▸ Work to complete: The entries underneath need to be duplicated exactly, with none omitted.

*** Stored data Section Begins ***

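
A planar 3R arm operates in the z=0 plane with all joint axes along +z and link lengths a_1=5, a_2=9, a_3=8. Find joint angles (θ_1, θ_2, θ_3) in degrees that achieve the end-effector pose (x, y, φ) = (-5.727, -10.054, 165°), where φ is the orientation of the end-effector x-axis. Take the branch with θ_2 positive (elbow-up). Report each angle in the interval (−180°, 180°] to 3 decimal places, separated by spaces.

wrist centre = target − a_3·(cos φ, sin φ) = (2.0004, -12.1246)
cos θ_2 = (151.0064−5²−9²)/(2·5·9) = 0.5001; θ_2 = 59.9953° (elbow-up)
β = atan2(-12.1246,2.0004) = -80.6313°; ψ = atan2(7.7939,9.5006) = 39.3638°
θ_1 = β − ψ = -119.9951°
θ_3 = φ − θ_1 − θ_2 = -135.0002° (wrapped to (-180°,180°])

-119.995 59.995 -135.000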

*** Stored data Section Ends ***

▸ Expected answer:
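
A planar 3R arm operates in the z=0 plane with all joint axes along +z and link lengths a_1=5, a_2=9, a_3=8. Find joint angles (θ_1, θ_2, θ_3) in degrees that achieve the end-effector pose (x, y, φ) = (-5.727, -10.054, 165°), where φ is the orientation of the end-effector x-axis. Take the branch with θ_2 positive (elbow-up). Report each angle in the interval (−180°, 180°] to 3 decimal places, separated by spaces.

wrist centre = target − a_3·(cos φ, sin φ) = (2.0004, -12.1246)
cos θ_2 = (151.0064−5²−9²)/(2·5·9) = 0.5001; θ_2 = 59.9953° (elbow-up)
β = atan2(-12.1246,2.0004) = -80.6313°; ψ = atan2(7.7939,9.5006) = 39.3638°
θ_1 = β − ψ = -119.9951°
θ_3 = φ − θ_1 − θ_2 = -135.0002° (wrapped to (-180°,180°])

-119.995 59.995 -135.000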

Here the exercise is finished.